++++ THE RECORDS

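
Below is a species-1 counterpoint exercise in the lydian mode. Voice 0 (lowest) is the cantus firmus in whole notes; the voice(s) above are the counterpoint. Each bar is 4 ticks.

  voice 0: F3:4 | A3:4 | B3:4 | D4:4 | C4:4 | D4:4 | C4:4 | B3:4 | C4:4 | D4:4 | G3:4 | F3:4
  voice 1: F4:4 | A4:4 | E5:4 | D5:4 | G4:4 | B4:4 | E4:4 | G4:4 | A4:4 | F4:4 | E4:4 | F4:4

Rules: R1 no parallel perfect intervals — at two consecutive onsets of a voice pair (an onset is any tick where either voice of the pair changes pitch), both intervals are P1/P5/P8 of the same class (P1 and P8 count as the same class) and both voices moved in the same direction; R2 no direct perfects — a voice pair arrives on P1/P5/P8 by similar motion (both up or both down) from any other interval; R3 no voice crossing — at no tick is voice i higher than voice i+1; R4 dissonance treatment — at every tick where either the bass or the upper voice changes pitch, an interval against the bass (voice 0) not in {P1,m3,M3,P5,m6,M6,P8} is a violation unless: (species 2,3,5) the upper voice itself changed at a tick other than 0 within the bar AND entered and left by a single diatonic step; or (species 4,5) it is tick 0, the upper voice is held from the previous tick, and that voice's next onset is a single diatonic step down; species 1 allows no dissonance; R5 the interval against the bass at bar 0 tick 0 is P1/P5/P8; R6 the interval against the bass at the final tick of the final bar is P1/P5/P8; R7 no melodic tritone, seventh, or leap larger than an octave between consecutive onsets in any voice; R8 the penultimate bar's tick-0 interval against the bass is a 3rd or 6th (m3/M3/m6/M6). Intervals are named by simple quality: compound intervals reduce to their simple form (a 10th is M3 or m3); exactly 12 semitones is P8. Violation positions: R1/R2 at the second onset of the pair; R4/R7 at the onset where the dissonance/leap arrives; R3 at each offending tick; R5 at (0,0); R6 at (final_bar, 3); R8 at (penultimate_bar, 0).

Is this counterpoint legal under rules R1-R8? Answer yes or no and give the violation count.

bar 0: v0=F3 v1=F4 (P8)
bar 1: v0=A3 v1=A4 (P8)
bar 2: v0=B3 v1=E5 (P4)
bar 3: v0=D4 v1=D5 (P8)
bar 4: v0=C4 v1=G4 (P5)
bar 5: v0=D4 v1=B4 (M6)
bar 6: v0=C4 v1=E4 (M3)
bar 7: v0=B3 v1=G4 (m6)
bar 8: v0=C4 v1=A4 (M6)
bar 9: v0=D4 v1=F4 (m3)
bar 10: v0=G3 v1=E4 (M6)
bar 11: v0=F3 v1=F4 (P8)
  R1 @ bar1.0: F3/F4 P8 -> A3/A4 P8 similar
  R4 @ bar2.0: B3/E5 P4 untreated
  R2 @ bar4.0: D4/D5 P8 -> C4/G4 P5 similar

No (3 violations)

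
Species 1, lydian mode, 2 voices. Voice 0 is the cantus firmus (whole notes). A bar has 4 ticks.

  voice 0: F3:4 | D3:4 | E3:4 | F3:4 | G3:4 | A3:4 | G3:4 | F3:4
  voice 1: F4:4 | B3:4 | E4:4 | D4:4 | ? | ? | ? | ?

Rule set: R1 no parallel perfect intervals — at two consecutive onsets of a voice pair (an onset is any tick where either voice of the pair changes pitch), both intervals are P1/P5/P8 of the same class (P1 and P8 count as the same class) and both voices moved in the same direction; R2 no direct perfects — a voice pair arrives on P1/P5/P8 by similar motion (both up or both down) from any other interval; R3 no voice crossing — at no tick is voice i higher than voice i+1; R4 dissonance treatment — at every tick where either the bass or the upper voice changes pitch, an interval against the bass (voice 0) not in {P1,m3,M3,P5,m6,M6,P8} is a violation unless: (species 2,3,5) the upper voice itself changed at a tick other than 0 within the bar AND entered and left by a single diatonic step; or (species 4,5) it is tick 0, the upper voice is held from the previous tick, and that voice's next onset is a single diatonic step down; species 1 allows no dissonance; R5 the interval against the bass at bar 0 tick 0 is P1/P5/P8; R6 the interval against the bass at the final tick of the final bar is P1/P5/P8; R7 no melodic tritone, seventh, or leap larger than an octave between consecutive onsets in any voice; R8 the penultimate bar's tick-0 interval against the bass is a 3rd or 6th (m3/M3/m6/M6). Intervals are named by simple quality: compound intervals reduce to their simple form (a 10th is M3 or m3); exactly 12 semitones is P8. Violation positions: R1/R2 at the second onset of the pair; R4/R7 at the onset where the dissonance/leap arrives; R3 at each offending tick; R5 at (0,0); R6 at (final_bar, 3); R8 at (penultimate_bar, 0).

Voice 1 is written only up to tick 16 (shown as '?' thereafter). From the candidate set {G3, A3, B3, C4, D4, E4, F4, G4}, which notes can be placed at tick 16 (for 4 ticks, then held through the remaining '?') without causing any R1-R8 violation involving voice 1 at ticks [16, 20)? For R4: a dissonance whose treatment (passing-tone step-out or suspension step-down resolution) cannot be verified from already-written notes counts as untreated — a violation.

{B3, D4, E4, G3}

G3: legal
A3: violates R4
B3: legal
C4: violates R4
D4: legal
E4: legal
F4: violates R4
G4: violates R2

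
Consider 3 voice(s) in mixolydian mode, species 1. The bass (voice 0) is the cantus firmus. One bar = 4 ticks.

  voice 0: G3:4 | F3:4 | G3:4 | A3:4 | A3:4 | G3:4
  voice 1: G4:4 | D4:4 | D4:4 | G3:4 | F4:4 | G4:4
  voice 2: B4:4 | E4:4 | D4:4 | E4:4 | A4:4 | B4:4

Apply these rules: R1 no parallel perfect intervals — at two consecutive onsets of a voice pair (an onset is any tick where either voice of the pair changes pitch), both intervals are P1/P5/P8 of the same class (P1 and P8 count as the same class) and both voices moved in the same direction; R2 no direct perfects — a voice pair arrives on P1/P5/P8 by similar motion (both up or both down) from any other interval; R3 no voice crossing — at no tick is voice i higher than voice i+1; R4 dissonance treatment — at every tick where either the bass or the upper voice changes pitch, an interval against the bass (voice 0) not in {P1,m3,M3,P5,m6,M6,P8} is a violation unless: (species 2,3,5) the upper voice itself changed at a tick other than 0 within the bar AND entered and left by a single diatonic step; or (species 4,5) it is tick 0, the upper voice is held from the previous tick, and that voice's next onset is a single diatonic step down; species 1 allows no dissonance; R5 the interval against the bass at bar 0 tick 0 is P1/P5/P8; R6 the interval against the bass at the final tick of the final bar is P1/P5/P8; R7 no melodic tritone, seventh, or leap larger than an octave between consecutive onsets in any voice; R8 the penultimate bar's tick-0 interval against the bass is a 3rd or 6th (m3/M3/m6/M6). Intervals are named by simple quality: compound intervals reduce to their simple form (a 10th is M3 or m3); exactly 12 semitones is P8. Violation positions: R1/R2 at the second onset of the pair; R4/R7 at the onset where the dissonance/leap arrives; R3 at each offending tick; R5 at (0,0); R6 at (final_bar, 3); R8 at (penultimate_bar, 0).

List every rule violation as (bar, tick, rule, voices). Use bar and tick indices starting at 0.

bar 0: v0=G3 v1=G4 v2=B4 downbeat M3
bar 1: v0=F3 v1=D4 v2=E4 downbeat M7
bar 2: v0=G3 v1=D4 v2=D4 downbeat P5
bar 3: v0=A3 v1=G3 v2=E4 downbeat P5
bar 4: v0=A3 v1=F4 v2=A4 downbeat P8
bar 5: v0=G3 v1=G4 v2=B4 downbeat M3
  -> R5 @ bar 0 tick 0 v(0, 2): opens on M3
  -> R4 @ bar 1 tick 0 v(0, 2): F3/E4 M7 untreated
  -> R1 @ bar 3 tick 0 v(0, 2): G3/D4 P5 -> A3/E4 P5 similar
  -> R3 @ bar 3 tick 0 v(0, 1): A3 above G3
  -> R4 @ bar 3 tick 0 v(0, 1): A3/G3 M2 untreated
  -> R3 @ bar 3 tick 1 v(0, 1): A3 above G3
  -> R3 @ bar 3 tick 2 v(0, 1): A3 above G3
  -> R3 @ bar 3 tick 3 v(0, 1): A3 above G3
  -> R7 @ bar 4 tick 0 v(1,): G3->F4 leap 10st
  -> R8 @ bar 4 tick 0 v(0, 2): penult P8 not 3rd/6th
  -> R6 @ bar 5 tick 3 v(0, 2): closes on M3

(0, 0, R5, (0, 2))
(1, 0, R4, (0, 2))
(3, 0, R1, (0, 2))
(3, 0, R3, (0, 1))
(3, 0, R4, (0, 1))
(3, 1, R3, (0, 1))
(3, 2, R3, (0, 1))
(3, 3, R3, (0, 1))
(4, 0, R7, (1,))
(4, 0, R8, (0, 2))
(5, 3, R6, (0, 2))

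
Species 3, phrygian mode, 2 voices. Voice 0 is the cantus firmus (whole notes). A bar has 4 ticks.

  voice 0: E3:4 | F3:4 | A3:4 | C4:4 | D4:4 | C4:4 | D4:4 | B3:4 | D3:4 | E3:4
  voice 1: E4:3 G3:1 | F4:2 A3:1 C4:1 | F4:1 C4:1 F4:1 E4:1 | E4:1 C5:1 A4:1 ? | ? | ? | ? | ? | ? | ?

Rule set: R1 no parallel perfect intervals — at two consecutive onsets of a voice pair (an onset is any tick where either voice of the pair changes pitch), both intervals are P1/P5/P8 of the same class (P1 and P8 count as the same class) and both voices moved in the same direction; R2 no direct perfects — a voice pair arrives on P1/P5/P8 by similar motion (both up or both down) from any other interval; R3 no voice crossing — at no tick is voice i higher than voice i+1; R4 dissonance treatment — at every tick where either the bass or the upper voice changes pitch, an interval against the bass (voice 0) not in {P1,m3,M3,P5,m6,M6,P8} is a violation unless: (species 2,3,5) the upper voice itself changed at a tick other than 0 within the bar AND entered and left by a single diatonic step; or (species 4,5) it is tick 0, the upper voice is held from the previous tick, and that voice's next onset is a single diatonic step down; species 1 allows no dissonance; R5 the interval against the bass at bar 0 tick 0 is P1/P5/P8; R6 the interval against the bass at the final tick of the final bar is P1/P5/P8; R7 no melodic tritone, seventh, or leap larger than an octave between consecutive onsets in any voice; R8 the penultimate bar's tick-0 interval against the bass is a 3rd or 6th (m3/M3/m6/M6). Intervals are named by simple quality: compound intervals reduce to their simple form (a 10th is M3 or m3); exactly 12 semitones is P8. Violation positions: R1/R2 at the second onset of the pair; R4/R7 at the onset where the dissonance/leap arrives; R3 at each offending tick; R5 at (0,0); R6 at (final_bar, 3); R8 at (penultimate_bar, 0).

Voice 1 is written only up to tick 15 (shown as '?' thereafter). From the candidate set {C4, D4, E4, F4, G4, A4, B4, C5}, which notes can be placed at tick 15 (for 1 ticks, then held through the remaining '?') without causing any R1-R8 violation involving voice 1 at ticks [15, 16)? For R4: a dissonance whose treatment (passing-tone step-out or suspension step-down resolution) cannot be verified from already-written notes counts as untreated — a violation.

C4: legal
D4: violates R4
E4: legal
F4: violates R4
G4: legal
A4: legal
B4: violates R4
C5: legal

{A4, C4, C5, E4, G4}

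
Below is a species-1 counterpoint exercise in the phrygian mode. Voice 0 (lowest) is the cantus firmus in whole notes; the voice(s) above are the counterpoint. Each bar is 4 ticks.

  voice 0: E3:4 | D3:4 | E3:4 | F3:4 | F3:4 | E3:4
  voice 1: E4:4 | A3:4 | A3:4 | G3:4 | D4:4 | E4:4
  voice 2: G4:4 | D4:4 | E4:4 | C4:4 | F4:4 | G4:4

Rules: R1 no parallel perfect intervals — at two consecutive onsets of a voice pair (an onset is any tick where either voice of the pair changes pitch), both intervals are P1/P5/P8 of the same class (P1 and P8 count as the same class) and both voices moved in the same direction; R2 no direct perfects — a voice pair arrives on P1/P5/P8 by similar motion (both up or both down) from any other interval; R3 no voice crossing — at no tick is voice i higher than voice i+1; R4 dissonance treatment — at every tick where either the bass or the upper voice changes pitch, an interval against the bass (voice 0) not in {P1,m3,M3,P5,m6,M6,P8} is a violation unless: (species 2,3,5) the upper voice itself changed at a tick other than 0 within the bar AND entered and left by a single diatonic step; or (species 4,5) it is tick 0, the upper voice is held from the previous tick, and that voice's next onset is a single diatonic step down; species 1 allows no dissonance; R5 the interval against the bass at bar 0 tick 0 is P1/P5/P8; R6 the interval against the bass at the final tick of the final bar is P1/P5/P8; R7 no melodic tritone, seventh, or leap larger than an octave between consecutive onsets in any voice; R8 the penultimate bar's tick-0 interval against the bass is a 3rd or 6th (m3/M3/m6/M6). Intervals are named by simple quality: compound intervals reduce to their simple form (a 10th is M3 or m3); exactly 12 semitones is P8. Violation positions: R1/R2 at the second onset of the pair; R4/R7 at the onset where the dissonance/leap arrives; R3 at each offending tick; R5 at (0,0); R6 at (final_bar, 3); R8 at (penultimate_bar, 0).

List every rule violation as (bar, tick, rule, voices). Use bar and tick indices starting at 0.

bar 0: v0=E3 v1=E4 v2=G4 downbeat m3
bar 1: v0=D3 v1=A3 v2=D4 downbeat P8
bar 2: v0=E3 v1=A3 v2=E4 downbeat P8
bar 3: v0=F3 v1=G3 v2=C4 downbeat P5
bar 4: v0=F3 v1=D4 v2=F4 downbeat P8
bar 5: v0=E3 v1=E4 v2=G4 downbeat m3
  -> R5 @ bar 0 tick 0 v(0, 2): opens on m3
  -> R2 @ bar 1 tick 0 v(0, 1): E3/E4 P8 -> D3/A3 P5 similar
  -> R2 @ bar 1 tick 0 v(0, 2): E3/G4 m3 -> D3/D4 P8 similar
  -> R1 @ bar 2 tick 0 v(0, 2): D3/D4 P8 -> E3/E4 P8 similar
  -> R4 @ bar 2 tick 0 v(0, 1): E3/A3 P4 untreated
  -> R4 @ bar 3 tick 0 v(0, 1): F3/G3 M2 untreated
  -> R8 @ bar 4 tick 0 v(0, 2): penult P8 not 3rd/6th
  -> R6 @ bar 5 tick 3 v(0, 2): closes on m3

(0, 0, R5, (0, 2))
(1, 0, R2, (0, 1))
(1, 0, R2, (0, 2))
(2, 0, R1, (0, 2))
(2, 0, R4, (0, 1))
(3, 0, R4, (0, 1))
(4, 0, R8, (0, 2))
(5, 3, R6, (0, 2))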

++++++++

TASK PROMPT: Lines with the word "exercise" in them are the answer; report each one from the data.

ANSWER AREA:
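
Below is a species-1 counterpoint exercise in the lydian mode. Voice 0 (lowest) is the cantus firmus in whole notes; the voice(s) above are the counterpoint. Each bar is 4 ticks.
Below is a species-1 counterpoint exercise in the phrygian mode. Voice 0 (lowest) is the cantus firmus in whole notes; the voice(s) above are the counterpoint. Each bar is 4 ticks.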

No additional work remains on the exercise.